#### [Task directions]
Look through the data below and work out how many lines contain the string "adjacency". Give the number alone.

[Collected data entries]

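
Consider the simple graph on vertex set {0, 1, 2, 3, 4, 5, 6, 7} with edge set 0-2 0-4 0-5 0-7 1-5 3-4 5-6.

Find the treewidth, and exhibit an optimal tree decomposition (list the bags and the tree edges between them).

Treewidth 1.
One optimal decomposition is:
Bags: B1 = {0, 5}  B2 = {0, 4}  B3 = {0, 2}  B4 = {5, 6}  B5 = {0, 7}  B6 = {1, 5}  B7 = {3, 4}
Tree: B1–B2, B2–B3, B1–B4, B2–B5, B4–B6, B2–B7

The largest bag has 2 vertices, giving width 1; this decomposition certifies tw(G) ≤ 1. Since G has at least one edge (e.g. 0–5), it is not an edgeless graph, so tw(G) ≥ 1. Combining the bounds, tw(G) = 1.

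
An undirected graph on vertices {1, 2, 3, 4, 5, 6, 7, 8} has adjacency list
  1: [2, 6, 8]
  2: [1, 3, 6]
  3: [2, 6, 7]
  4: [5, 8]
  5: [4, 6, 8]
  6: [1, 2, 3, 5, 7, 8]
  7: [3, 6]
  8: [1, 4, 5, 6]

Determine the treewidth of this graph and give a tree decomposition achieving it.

Treewidth 2.
One optimal decomposition is:
Bags: B1 = {2, 3, 6}  B2 = {1, 2, 6}  B3 = {1, 6, 8}  B4 = {5, 6, 8}  B5 = {3, 6, 7}  B6 = {4, 5, 8}
Tree: B1–B2, B2–B3, B3–B4, B1–B5, B4–B6

The largest bag has 3 vertices, giving width 2; this decomposition certifies tw(G) ≤ 2. For the lower bound, the 3 vertices {4, 5, 8} are pairwise adjacent, and any tree decomposition puts a clique entirely inside one bag — forcing width ≥ 2. Combining the bounds, tw(G) = 2.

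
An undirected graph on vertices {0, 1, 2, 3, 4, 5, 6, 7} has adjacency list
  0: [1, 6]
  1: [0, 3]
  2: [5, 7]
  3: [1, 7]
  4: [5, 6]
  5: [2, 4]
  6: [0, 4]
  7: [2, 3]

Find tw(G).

2

A width-2 tree decomposition is:
Bags: B1 = {0, 1, 6}  B2 = {1, 4, 6}  B3 = {1, 4, 5}  B4 = {1, 2, 5}  B5 = {1, 2, 7}  B6 = {1, 3, 7}
Tree: B1–B2, B2–B3, B3–B4, B4–B5, B5–B6
Every bag has size at most 3, so the width is 3 − 1 = 2 and tw(G) ≤ 2. For the lower bound, G contains the cycle 1–0–6–4–5–2–7–3–1, so G is not a forest; only forests have treewidth ≤ 1, hence tw(G) ≥ 2. The upper and lower bounds meet at 2, so that is the treewidth.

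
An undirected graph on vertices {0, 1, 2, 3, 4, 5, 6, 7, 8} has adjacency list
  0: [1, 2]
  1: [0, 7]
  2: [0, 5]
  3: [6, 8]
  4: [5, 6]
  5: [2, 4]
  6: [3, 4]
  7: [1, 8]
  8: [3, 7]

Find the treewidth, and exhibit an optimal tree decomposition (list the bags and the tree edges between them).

Treewidth 2.
Bags: B1 = {4, 5, 6}  B2 = {3, 5, 6}  B3 = {3, 5, 8}  B4 = {5, 7, 8}  B5 = {1, 5, 7}  B6 = {0, 1, 5}  B7 = {0, 2, 5}
Tree: B1–B2, B2–B3, B3–B4, B4–B5, B5–B6, B6–B7

The largest bag has 3 vertices, giving width 2; this decomposition certifies tw(G) ≤ 2. The edges 5–4–6–3–8–7–1–0–2–5 form a cycle, so G is not a tree and its treewidth is at least 2. The upper and lower bounds meet at 2, so that is the treewidth.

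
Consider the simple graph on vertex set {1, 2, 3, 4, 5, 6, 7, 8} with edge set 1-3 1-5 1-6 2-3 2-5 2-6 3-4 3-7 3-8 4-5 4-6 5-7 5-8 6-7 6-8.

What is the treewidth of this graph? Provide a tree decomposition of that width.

Treewidth 3.
One such decomposition:
Bags: B1 = {3, 5, 6, 7}  B2 = {3, 4, 5, 6}  B3 = {2, 3, 5, 6}  B4 = {3, 5, 6, 8}  B5 = {1, 3, 5, 6}
Tree: B1–B2, B2–B3, B3–B4, B4–B5

Each bag holds 4 vertices, so the decomposition has width 3, which upper-bounds the treewidth. For the lower bound: the 4 vertex sets {5,7}, {4,6}, {3}, {2} are disjoint, each induces a connected subgraph, and every pair is joined by at least one edge of G. Contracting each set to a single vertex therefore yields K_{4} as a minor, and since treewidth is minor-monotone, tw(G) ≥ tw(K_{4}) = 3. Combining the bounds, tw(G) = 3.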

#### [Exercise solution]
3